DESCRIPTION OF THE TASK — Each line of the material below should be reproduced exactly.

MATERIAL FOR THE TASK —

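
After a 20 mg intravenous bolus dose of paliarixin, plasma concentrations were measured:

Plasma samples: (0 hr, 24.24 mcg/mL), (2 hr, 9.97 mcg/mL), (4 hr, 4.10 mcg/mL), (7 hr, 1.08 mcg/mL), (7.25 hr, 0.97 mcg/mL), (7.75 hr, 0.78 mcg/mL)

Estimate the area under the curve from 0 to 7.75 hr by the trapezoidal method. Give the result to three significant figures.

Trapezoidal AUC_0→7.75:
  [0→2]: (24.24+9.97)/2 × 2 = 34.21
  [2→4]: (9.97+4.10)/2 × 2 = 14.07
  [4→7]: (4.10+1.08)/2 × 3 = 7.77
  [7→7.25]: (1.08+0.97)/2 × 0.25 = 0.25625
  [7.25→7.75]: (0.97+0.78)/2 × 0.5 = 0.4375
  Sum = 56.74375 mcg/mL·hr

AUC = 56.7 mcg/mL·hr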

COMPLETED EXERCISE —
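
After a 20 mg intravenous bolus dose of paliarixin, plasma concentrations were measured:

Plasma samples: (0 hr, 24.24 mcg/mL), (2 hr, 9.97 mcg/mL), (4 hr, 4.10 mcg/mL), (7 hr, 1.08 mcg/mL), (7.25 hr, 0.97 mcg/mL), (7.75 hr, 0.78 mcg/mL)

Estimate the area under the curve from 0 to 7.75 hr by the trapezoidal method. Give the result to three significant figures.

Trapezoidal AUC_0→7.75:
  [0→2]: (24.24+9.97)/2 × 2 = 34.21
  [2→4]: (9.97+4.10)/2 × 2 = 14.07
  [4→7]: (4.10+1.08)/2 × 3 = 7.77
  [7→7.25]: (1.08+0.97)/2 × 0.25 = 0.25625
  [7.25→7.75]: (0.97+0.78)/2 × 0.5 = 0.4375
  Sum = 56.74375 mcg/mL·hr

AUC = 56.7 mcg/mL·hr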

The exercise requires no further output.